Exercise objective:
Find the line in the data below that contains "- Conviction: Trespass". Return that line and all the lines after it, unchanged.

Source material:
------------------------
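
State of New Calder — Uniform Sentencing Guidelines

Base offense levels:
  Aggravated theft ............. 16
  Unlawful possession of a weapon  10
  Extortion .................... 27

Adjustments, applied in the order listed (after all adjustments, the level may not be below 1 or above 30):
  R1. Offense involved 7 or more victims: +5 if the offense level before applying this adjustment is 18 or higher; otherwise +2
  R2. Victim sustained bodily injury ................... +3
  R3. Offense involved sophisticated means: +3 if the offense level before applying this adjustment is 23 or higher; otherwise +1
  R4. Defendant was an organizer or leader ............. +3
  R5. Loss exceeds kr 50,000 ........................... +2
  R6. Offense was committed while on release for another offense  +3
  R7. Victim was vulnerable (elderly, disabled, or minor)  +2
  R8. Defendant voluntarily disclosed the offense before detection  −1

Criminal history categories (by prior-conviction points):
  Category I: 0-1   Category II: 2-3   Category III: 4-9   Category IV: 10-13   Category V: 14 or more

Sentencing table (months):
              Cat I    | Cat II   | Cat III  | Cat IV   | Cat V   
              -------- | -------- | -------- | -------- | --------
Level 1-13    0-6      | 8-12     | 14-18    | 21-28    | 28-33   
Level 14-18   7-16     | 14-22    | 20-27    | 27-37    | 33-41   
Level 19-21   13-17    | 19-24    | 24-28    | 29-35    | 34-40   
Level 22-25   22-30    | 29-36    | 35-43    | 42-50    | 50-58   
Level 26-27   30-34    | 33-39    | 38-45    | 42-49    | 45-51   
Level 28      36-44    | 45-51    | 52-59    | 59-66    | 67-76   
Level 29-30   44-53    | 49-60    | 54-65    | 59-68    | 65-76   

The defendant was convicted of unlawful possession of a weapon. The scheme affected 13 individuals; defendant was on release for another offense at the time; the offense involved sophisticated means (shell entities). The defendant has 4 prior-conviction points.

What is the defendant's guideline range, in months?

Base offense level for unlawful possession of a weapon: 10.
R1 applies (level before this adjustment is 10 < 18, so +2): 10 + 2 = 12.
R2 does not apply.
R3 applies (level before this adjustment is 12 < 23, so +1): 12 + 1 = 13.
R5 does not apply.
R6 applies: 13 + 3 = 16.
R7 does not apply.
Final offense level: 16.
Criminal history: 4 prior points → Category III (4-9).
Level 16 falls in the 14-18 band.
Grid: Level 14-18 × Category III = 20-27 months.

20-27 months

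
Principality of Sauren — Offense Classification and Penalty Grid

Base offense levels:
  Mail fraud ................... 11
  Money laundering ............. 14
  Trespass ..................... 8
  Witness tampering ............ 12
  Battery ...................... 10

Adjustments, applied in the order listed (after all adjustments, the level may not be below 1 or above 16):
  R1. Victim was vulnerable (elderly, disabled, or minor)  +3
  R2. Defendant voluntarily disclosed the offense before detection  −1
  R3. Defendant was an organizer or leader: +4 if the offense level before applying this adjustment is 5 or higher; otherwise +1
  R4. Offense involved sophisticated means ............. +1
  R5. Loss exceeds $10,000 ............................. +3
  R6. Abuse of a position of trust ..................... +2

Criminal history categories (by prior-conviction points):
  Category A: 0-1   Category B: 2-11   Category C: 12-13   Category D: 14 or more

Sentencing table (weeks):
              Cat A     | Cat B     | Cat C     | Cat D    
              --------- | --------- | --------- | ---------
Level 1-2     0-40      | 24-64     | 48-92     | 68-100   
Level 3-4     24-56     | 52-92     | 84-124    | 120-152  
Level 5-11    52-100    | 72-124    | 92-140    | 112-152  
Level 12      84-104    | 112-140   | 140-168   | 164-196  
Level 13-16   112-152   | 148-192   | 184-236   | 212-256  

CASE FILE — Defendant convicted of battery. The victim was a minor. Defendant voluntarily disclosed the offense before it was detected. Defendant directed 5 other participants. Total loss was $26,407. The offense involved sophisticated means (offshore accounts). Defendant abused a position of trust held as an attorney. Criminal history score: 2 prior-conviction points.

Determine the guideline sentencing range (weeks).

148-192 weeks

Base offense level for battery: 10.
R1 applies: 10 + 3 = 13.
R2 applies: 13 − 1 = 12.
R3 applies (level before this adjustment is 12 ≥ 5, so +4): 12 + 4 = 16.
R4 applies: 16 + 1 = 17.
R5 applies: 17 + 3 = 20.
R6 applies: 20 + 2 = 22.
Level 22 exceeds the maximum of 16; capped at 16.
Final offense level: 16.
Criminal history: 2 prior points → Category B (2-11).
Level 16 falls in the 13-16 band.
Grid: Level 13-16 × Category B = 148-192 weeks.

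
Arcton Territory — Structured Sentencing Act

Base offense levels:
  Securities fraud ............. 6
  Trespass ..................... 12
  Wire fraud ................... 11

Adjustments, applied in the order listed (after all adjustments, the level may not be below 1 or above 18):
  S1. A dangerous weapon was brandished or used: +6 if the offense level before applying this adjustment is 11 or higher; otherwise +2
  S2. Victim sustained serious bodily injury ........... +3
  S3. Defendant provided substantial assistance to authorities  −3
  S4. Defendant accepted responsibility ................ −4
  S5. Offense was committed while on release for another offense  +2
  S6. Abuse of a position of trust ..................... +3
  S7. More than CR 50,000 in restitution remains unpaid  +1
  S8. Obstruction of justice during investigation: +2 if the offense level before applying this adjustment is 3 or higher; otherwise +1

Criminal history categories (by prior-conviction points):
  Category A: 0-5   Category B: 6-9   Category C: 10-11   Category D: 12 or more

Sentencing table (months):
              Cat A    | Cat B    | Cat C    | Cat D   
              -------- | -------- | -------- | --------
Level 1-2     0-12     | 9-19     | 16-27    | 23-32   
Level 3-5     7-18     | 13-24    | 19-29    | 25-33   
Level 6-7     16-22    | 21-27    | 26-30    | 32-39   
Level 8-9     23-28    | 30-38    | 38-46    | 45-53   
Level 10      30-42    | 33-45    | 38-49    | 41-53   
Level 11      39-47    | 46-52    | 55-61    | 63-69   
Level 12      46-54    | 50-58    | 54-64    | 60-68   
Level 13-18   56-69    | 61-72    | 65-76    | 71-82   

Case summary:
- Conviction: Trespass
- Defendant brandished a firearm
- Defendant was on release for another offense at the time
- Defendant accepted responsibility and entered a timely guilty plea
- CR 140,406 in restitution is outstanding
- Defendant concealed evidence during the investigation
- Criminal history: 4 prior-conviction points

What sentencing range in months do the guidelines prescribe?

56-69 months

Base offense level for trespass: 12.
S1 applies (level before this adjustment is 12 ≥ 11, so +6): 12 + 6 = 18.
S2 does not apply.
S4 applies: 18 − 4 = 14.
S5 applies: 14 + 2 = 16.
S7 applies: 16 + 1 = 17.
S8 applies (level before this adjustment is 17 ≥ 3, so +2): 17 + 2 = 19.
Level 19 exceeds the maximum of 18; capped at 18.
Final offense level: 18.
Criminal history: 4 prior points → Category A (0-5).
Level 18 falls in the 13-18 band.
Grid: Level 13-18 × Category A = 56-69 months.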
------------------------
Output for this exercise:
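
- Conviction: Trespass
- Defendant brandished a firearm
- Defendant was on release for another offense at the time
- Defendant accepted responsibility and entered a timely guilty plea
- CR 140,406 in restitution is outstanding
- Defendant concealed evidence during the investigation
- Criminal history: 4 prior-conviction points

What sentencing range in months do the guidelines prescribe?

56-69 months

Base offense level for trespass: 12.
S1 applies (level before this adjustment is 12 ≥ 11, so +6): 12 + 6 = 18.
S2 does not apply.
S4 applies: 18 − 4 = 14.
S5 applies: 14 + 2 = 16.
S7 applies: 16 + 1 = 17.
S8 applies (level before this adjustment is 17 ≥ 3, so +2): 17 + 2 = 19.
Level 19 exceeds the maximum of 18; capped at 18.
Final offense level: 18.
Criminal history: 4 prior points → Category A (0-5).
Level 18 falls in the 13-18 band.
Grid: Level 13-18 × Category A = 56-69 months.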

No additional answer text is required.